**Task brief:** Would you print the whole listing again, word for word?

**Exercise material:**
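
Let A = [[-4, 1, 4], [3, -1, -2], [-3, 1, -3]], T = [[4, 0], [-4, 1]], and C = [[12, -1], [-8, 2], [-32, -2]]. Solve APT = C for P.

Left-multiply by A⁻¹ and right-multiply by T⁻¹: P = A⁻¹CT⁻¹.
det A = -5; the adjugate gives A⁻¹ = [[-1, -7/5, -2/5], [-3, -24/5, -4/5], [0, -1/5, -1/5]].
det T = 4; the adjugate gives T⁻¹ = [[1/4, 0], [1, 1]].
A⁻¹C = [[12, -1], [28, -5], [8, 0]].
P = (A⁻¹C)T⁻¹ = [[2, -1], [2, -5], [2, 0]].

P = [[2, -1], [2, -5], [2, 0]]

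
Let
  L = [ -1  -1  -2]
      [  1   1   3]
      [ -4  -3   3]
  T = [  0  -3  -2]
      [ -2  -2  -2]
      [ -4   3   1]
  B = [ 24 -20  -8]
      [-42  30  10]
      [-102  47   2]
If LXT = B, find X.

X = [[5, -2, -2], [-1, -4, 2], [0, 1, 4]]

Left-multiply by L⁻¹ and right-multiply by T⁻¹: X = L⁻¹BT⁻¹.
det L = 1; the adjugate gives L⁻¹ = [[12, 9, -1], [-15, -11, 1], [1, 1, 0]].
det T = -2; the adjugate gives T⁻¹ = [[-2, 3/2, -1], [-5, 4, -2], [7, -6, 3]].
L⁻¹B = [[12, -17, -8], [0, 17, 12], [-18, 10, 2]].
X = (L⁻¹B)T⁻¹ = [[5, -2, -2], [-1, -4, 2], [0, 1, 4]].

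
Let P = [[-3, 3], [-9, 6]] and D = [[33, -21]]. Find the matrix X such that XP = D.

P is on the right of X, so right-multiply by P⁻¹: X = DP⁻¹.
det P = 9; the adjugate gives P⁻¹ = [[2/3, -1/3], [1, -1/3]].
X = DP⁻¹ = [[33, -21]] · [[2/3, -1/3], [1, -1/3]] = [[1, -4]].

X = [[1, -4]]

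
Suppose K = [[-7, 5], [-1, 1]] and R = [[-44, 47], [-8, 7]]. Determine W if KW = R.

K is on the left of W, so left-multiply by K⁻¹: W = K⁻¹R.
K has determinant -2; K⁻¹ = [[-1/2, 5/2], [-1/2, 7/2]].
W = K⁻¹R = [[-1/2, 5/2], [-1/2, 7/2]] · [[-44, 47], [-8, 7]] = [[2, -6], [-6, 1]].

W = [[2, -6], [-6, 1]]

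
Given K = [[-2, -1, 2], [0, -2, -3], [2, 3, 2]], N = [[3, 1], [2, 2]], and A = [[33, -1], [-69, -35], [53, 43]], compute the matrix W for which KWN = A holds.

W = [[-4, 4], [1, 3], [5, 1]]

Isolating W: multiply by K⁻¹ from the left and N⁻¹ from the right, so W = K⁻¹AN⁻¹.
det K = 4, so K⁻¹ = [[5/4, 2, 7/4], [-3/2, -2, -3/2], [1, 1, 1]].
N has determinant 4; N⁻¹ = [[1/2, -1/4], [-1/2, 3/4]].
K⁻¹A = [[-4, 4], [9, 7], [17, 7]].
W = (K⁻¹A)N⁻¹ = [[-4, 4], [1, 3], [5, 1]].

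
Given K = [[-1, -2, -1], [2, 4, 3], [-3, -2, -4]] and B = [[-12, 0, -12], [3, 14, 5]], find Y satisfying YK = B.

Y = [[6, 6, 6], [-1, 4, 2]]

Since K sits to the right of Y, Y = BK⁻¹.
det K = 4; the adjugate gives K⁻¹ = [[-5/2, -3/2, -1/2], [-1/4, 1/4, 1/4], [2, 1, 0]].
Y = BK⁻¹ = [[-12, 0, -12], [3, 14, 5]] · [[-5/2, -3/2, -1/2], [-1/4, 1/4, 1/4], [2, 1, 0]] = [[6, 6, 6], [-1, 4, 2]].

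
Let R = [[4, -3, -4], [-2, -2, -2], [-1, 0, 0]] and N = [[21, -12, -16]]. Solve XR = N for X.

R is on the right of X, so right-multiply by R⁻¹: X = NR⁻¹.
det R = 2; the adjugate gives R⁻¹ = [[0, 0, -1], [1, -2, 8], [-1, 3/2, -7]].
X = NR⁻¹ = [[21, -12, -16]] · [[0, 0, -1], [1, -2, 8], [-1, 3/2, -7]] = [[4, 0, -5]].

X = [[4, 0, -5]]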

**Task solution:**
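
Let A = [[-4, 1, 4], [3, -1, -2], [-3, 1, -3]], T = [[4, 0], [-4, 1]], and C = [[12, -1], [-8, 2], [-32, -2]]. Solve APT = C for P.

Left-multiply by A⁻¹ and right-multiply by T⁻¹: P = A⁻¹CT⁻¹.
det A = -5; the adjugate gives A⁻¹ = [[-1, -7/5, -2/5], [-3, -24/5, -4/5], [0, -1/5, -1/5]].
det T = 4; the adjugate gives T⁻¹ = [[1/4, 0], [1, 1]].
A⁻¹C = [[12, -1], [28, -5], [8, 0]].
P = (A⁻¹C)T⁻¹ = [[2, -1], [2, -5], [2, 0]].

P = [[2, -1], [2, -5], [2, 0]]

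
Let
  L = [ -1  -1  -2]
      [  1   1   3]
      [ -4  -3   3]
  T = [  0  -3  -2]
      [ -2  -2  -2]
      [ -4   3   1]
  B = [ 24 -20  -8]
      [-42  30  10]
      [-102  47   2]
If LXT = B, find X.

X = [[5, -2, -2], [-1, -4, 2], [0, 1, 4]]

Left-multiply by L⁻¹ and right-multiply by T⁻¹: X = L⁻¹BT⁻¹.
det L = 1; the adjugate gives L⁻¹ = [[12, 9, -1], [-15, -11, 1], [1, 1, 0]].
det T = -2; the adjugate gives T⁻¹ = [[-2, 3/2, -1], [-5, 4, -2], [7, -6, 3]].
L⁻¹B = [[12, -17, -8], [0, 17, 12], [-18, 10, 2]].
X = (L⁻¹B)T⁻¹ = [[5, -2, -2], [-1, -4, 2], [0, 1, 4]].

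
Let P = [[-3, 3], [-9, 6]] and D = [[33, -21]]. Find the matrix X such that XP = D.

P is on the right of X, so right-multiply by P⁻¹: X = DP⁻¹.
det P = 9; the adjugate gives P⁻¹ = [[2/3, -1/3], [1, -1/3]].
X = DP⁻¹ = [[33, -21]] · [[2/3, -1/3], [1, -1/3]] = [[1, -4]].

X = [[1, -4]]

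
Suppose K = [[-7, 5], [-1, 1]] and R = [[-44, 47], [-8, 7]]. Determine W if KW = R.

K is on the left of W, so left-multiply by K⁻¹: W = K⁻¹R.
K has determinant -2; K⁻¹ = [[-1/2, 5/2], [-1/2, 7/2]].
W = K⁻¹R = [[-1/2, 5/2], [-1/2, 7/2]] · [[-44, 47], [-8, 7]] = [[2, -6], [-6, 1]].

W = [[2, -6], [-6, 1]]

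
Given K = [[-2, -1, 2], [0, -2, -3], [2, 3, 2]], N = [[3, 1], [2, 2]], and A = [[33, -1], [-69, -35], [53, 43]], compute the matrix W for which KWN = A holds.

W = [[-4, 4], [1, 3], [5, 1]]

Isolating W: multiply by K⁻¹ from the left and N⁻¹ from the right, so W = K⁻¹AN⁻¹.
det K = 4, so K⁻¹ = [[5/4, 2, 7/4], [-3/2, -2, -3/2], [1, 1, 1]].
N has determinant 4; N⁻¹ = [[1/2, -1/4], [-1/2, 3/4]].
K⁻¹A = [[-4, 4], [9, 7], [17, 7]].
W = (K⁻¹A)N⁻¹ = [[-4, 4], [1, 3], [5, 1]].

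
Given K = [[-1, -2, -1], [2, 4, 3], [-3, -2, -4]] and B = [[-12, 0, -12], [3, 14, 5]], find Y satisfying YK = B.

Y = [[6, 6, 6], [-1, 4, 2]]

Since K sits to the right of Y, Y = BK⁻¹.
det K = 4; the adjugate gives K⁻¹ = [[-5/2, -3/2, -1/2], [-1/4, 1/4, 1/4], [2, 1, 0]].
Y = BK⁻¹ = [[-12, 0, -12], [3, 14, 5]] · [[-5/2, -3/2, -1/2], [-1/4, 1/4, 1/4], [2, 1, 0]] = [[6, 6, 6], [-1, 4, 2]].

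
Let R = [[4, -3, -4], [-2, -2, -2], [-1, 0, 0]] and N = [[21, -12, -16]]. Solve XR = N for X.

R is on the right of X, so right-multiply by R⁻¹: X = NR⁻¹.
det R = 2; the adjugate gives R⁻¹ = [[0, 0, -1], [1, -2, 8], [-1, 3/2, -7]].
X = NR⁻¹ = [[21, -12, -16]] · [[0, 0, -1], [1, -2, 8], [-1, 3/2, -7]] = [[4, 0, -5]].

X = [[4, 0, -5]]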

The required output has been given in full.